Exercise brief
Let the answer be the lines from the one with "What is the" to the end of the entries, copied exactly with both boundary lines kept.

Data
▼▼▼
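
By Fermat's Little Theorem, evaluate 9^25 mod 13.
By Fermat: 9^{12} ≡ 1 mod 13. 25 = 2×12 + 1. So 9^{25} ≡ 9^{1} ≡ 9 mod 13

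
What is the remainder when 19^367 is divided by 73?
Using Fermat: 19^{72} ≡ 1 mod 73. 367 ≡ 7 mod 72. So 19^{367} ≡ 19^{7} ≡ 25 mod 73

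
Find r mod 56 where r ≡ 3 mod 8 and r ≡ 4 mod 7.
M = 8 × 7 = 56. M₁ = 7, y₁ ≡ 7 mod 8. M₂ = 8, y₂ ≡ 1 mod 7. r = 3×7×7 + 4×8×1 ≡ 11 mod 56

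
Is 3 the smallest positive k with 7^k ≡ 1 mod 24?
Powers of 7 mod 24: 7^1≡7, 7^2≡1. Already 7^2≡1, so the order is 2 < 3. No, the actual order is 2.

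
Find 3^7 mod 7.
Using Fermat: 3^{6} ≡ 1 mod 7. 7 ≡ 1 mod 6. So 3^{7} ≡ 3^{1} ≡ 3 mod 7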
▲▲▲
Output for this exercise
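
What is the remainder when 19^367 is divided by 73?
Using Fermat: 19^{72} ≡ 1 mod 73. 367 ≡ 7 mod 72. So 19^{367} ≡ 19^{7} ≡ 25 mod 73

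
Find r mod 56 where r ≡ 3 mod 8 and r ≡ 4 mod 7.
M = 8 × 7 = 56. M₁ = 7, y₁ ≡ 7 mod 8. M₂ = 8, y₂ ≡ 1 mod 7. r = 3×7×7 + 4×8×1 ≡ 11 mod 56

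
Is 3 the smallest positive k with 7^k ≡ 1 mod 24?
Powers of 7 mod 24: 7^1≡7, 7^2≡1. Already 7^2≡1, so the order is 2 < 3. No, the actual order is 2.

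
Find 3^7 mod 7.
Using Fermat: 3^{6} ≡ 1 mod 7. 7 ≡ 1 mod 6. So 3^{7} ≡ 3^{1} ≡ 3 mod 7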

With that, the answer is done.